**MATERIAL SHOWN**
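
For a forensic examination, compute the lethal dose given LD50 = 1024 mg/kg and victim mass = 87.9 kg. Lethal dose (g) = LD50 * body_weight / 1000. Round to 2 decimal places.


Lethal dose calculation:
Lethal dose = LD50 * body_weight / 1000
= 1024 * 87.9 / 1000
= 90009.6 / 1000
= 90.01 g

90.01


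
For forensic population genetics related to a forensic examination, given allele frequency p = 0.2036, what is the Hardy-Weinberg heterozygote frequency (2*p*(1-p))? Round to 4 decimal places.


Hardy-Weinberg heterozygote frequency:
q = 1 - p = 1 - 0.2036 = 0.7964
2pq = 2 * 0.2036 * 0.7964 = 0.3243

0.3243


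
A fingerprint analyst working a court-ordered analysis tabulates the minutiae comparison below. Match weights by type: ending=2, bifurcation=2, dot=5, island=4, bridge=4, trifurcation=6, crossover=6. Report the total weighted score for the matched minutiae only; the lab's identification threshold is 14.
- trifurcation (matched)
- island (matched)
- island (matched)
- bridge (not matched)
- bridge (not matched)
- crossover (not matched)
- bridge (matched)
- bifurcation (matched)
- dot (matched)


Weighted minutiae match score:
  trifurcation: matched, +6 (running total 6)
  island: matched, +4 (running total 10)
  island: matched, +4 (running total 14)
  bridge: not matched, +0
  bridge: not matched, +0
  crossover: not matched, +0
  bridge: matched, +4 (running total 18)
  bifurcation: matched, +2 (running total 20)
  dot: matched, +5 (running total 25)
Total score = 25
Threshold = 14; verdict = identification

25


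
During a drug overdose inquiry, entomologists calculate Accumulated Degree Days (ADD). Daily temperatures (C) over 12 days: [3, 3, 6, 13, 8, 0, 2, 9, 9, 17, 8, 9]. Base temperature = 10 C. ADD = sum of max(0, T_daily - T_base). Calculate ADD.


Computing ADD day by day:
Day 1: max(0, 3 - 10) = 0
Day 2: max(0, 3 - 10) = 0
Day 3: max(0, 6 - 10) = 0
Day 4: max(0, 13 - 10) = 3
Day 5: max(0, 8 - 10) = 0
Day 6: max(0, 0 - 10) = 0
Day 7: max(0, 2 - 10) = 0
Day 8: max(0, 9 - 10) = 0
Day 9: max(0, 9 - 10) = 0
Day 10: max(0, 17 - 10) = 7
Day 11: max(0, 8 - 10) = 0
Day 12: max(0, 9 - 10) = 0
Total ADD = 10

10


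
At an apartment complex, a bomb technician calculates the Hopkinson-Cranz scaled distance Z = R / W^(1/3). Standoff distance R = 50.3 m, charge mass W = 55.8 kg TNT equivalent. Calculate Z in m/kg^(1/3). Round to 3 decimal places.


Scaled distance calculation:
W^(1/3) = 55.8^(1/3) = 3.821302
Z = R / W^(1/3) = 50.3 / 3.821302
Z = 13.163 m/kg^(1/3)

13.163


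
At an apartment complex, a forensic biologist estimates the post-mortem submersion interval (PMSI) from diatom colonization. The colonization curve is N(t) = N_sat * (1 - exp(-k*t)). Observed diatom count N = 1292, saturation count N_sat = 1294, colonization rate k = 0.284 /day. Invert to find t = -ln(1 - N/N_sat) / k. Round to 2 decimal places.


PMSI from diatom colonization curve:
N / N_sat = 1292 / 1294 = 0.998454
1 - N/N_sat = 0.001546
ln(1 - N/N_sat) = -6.472084
t = -ln(1 - N/N_sat) / k = -(-6.472084) / 0.284 = 22.79 days

22.79


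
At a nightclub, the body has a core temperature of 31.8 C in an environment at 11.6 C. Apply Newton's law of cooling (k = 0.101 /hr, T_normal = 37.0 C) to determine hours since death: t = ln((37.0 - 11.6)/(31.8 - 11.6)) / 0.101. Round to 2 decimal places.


Using Newton's law of cooling:
t = ln((T_normal - T_ambient) / (T_body - T_ambient)) / k
T_normal - T_ambient = 25.4
T_body - T_ambient = 20.2
Ratio = 1.257426
ln(ratio) = 0.229067
t = 0.229067 / 0.101 = 2.27 hours

2.27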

**ASSIGNMENT**
Beginning with the first line above, transcribe all of the data exactly.

**YOUR SOLUTION**
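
For a forensic examination, compute the lethal dose given LD50 = 1024 mg/kg and victim mass = 87.9 kg. Lethal dose (g) = LD50 * body_weight / 1000. Round to 2 decimal places.


Lethal dose calculation:
Lethal dose = LD50 * body_weight / 1000
= 1024 * 87.9 / 1000
= 90009.6 / 1000
= 90.01 g

90.01


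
For forensic population genetics related to a forensic examination, given allele frequency p = 0.2036, what is the Hardy-Weinberg heterozygote frequency (2*p*(1-p))? Round to 4 decimal places.


Hardy-Weinberg heterozygote frequency:
q = 1 - p = 1 - 0.2036 = 0.7964
2pq = 2 * 0.2036 * 0.7964 = 0.3243

0.3243


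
A fingerprint analyst working a court-ordered analysis tabulates the minutiae comparison below. Match weights by type: ending=2, bifurcation=2, dot=5, island=4, bridge=4, trifurcation=6, crossover=6. Report the total weighted score for the matched minutiae only; the lab's identification threshold is 14.
- trifurcation (matched)
- island (matched)
- island (matched)
- bridge (not matched)
- bridge (not matched)
- crossover (not matched)
- bridge (matched)
- bifurcation (matched)
- dot (matched)


Weighted minutiae match score:
  trifurcation: matched, +6 (running total 6)
  island: matched, +4 (running total 10)
  island: matched, +4 (running total 14)
  bridge: not matched, +0
  bridge: not matched, +0
  crossover: not matched, +0
  bridge: matched, +4 (running total 18)
  bifurcation: matched, +2 (running total 20)
  dot: matched, +5 (running total 25)
Total score = 25
Threshold = 14; verdict = identification

25


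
During a drug overdose inquiry, entomologists calculate Accumulated Degree Days (ADD). Daily temperatures (C) over 12 days: [3, 3, 6, 13, 8, 0, 2, 9, 9, 17, 8, 9]. Base temperature = 10 C. ADD = sum of max(0, T_daily - T_base). Calculate ADD.


Computing ADD day by day:
Day 1: max(0, 3 - 10) = 0
Day 2: max(0, 3 - 10) = 0
Day 3: max(0, 6 - 10) = 0
Day 4: max(0, 13 - 10) = 3
Day 5: max(0, 8 - 10) = 0
Day 6: max(0, 0 - 10) = 0
Day 7: max(0, 2 - 10) = 0
Day 8: max(0, 9 - 10) = 0
Day 9: max(0, 9 - 10) = 0
Day 10: max(0, 17 - 10) = 7
Day 11: max(0, 8 - 10) = 0
Day 12: max(0, 9 - 10) = 0
Total ADD = 10

10


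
At an apartment complex, a bomb technician calculates the Hopkinson-Cranz scaled distance Z = R / W^(1/3). Standoff distance R = 50.3 m, charge mass W = 55.8 kg TNT equivalent. Calculate Z in m/kg^(1/3). Round to 3 decimal places.


Scaled distance calculation:
W^(1/3) = 55.8^(1/3) = 3.821302
Z = R / W^(1/3) = 50.3 / 3.821302
Z = 13.163 m/kg^(1/3)

13.163


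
At an apartment complex, a forensic biologist estimates the post-mortem submersion interval (PMSI) from diatom colonization. The colonization curve is N(t) = N_sat * (1 - exp(-k*t)). Observed diatom count N = 1292, saturation count N_sat = 1294, colonization rate k = 0.284 /day. Invert to find t = -ln(1 - N/N_sat) / k. Round to 2 decimal places.


PMSI from diatom colonization curve:
N / N_sat = 1292 / 1294 = 0.998454
1 - N/N_sat = 0.001546
ln(1 - N/N_sat) = -6.472084
t = -ln(1 - N/N_sat) / k = -(-6.472084) / 0.284 = 22.79 days

22.79


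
At a nightclub, the body has a core temperature of 31.8 C in an environment at 11.6 C. Apply Newton's law of cooling (k = 0.101 /hr, T_normal = 37.0 C) to determine hours since death: t = ln((37.0 - 11.6)/(31.8 - 11.6)) / 0.101. Round to 2 decimal places.


Using Newton's law of cooling:
t = ln((T_normal - T_ambient) / (T_body - T_ambient)) / k
T_normal - T_ambient = 25.4
T_body - T_ambient = 20.2
Ratio = 1.257426
ln(ratio) = 0.229067
t = 0.229067 / 0.101 = 2.27 hours

2.27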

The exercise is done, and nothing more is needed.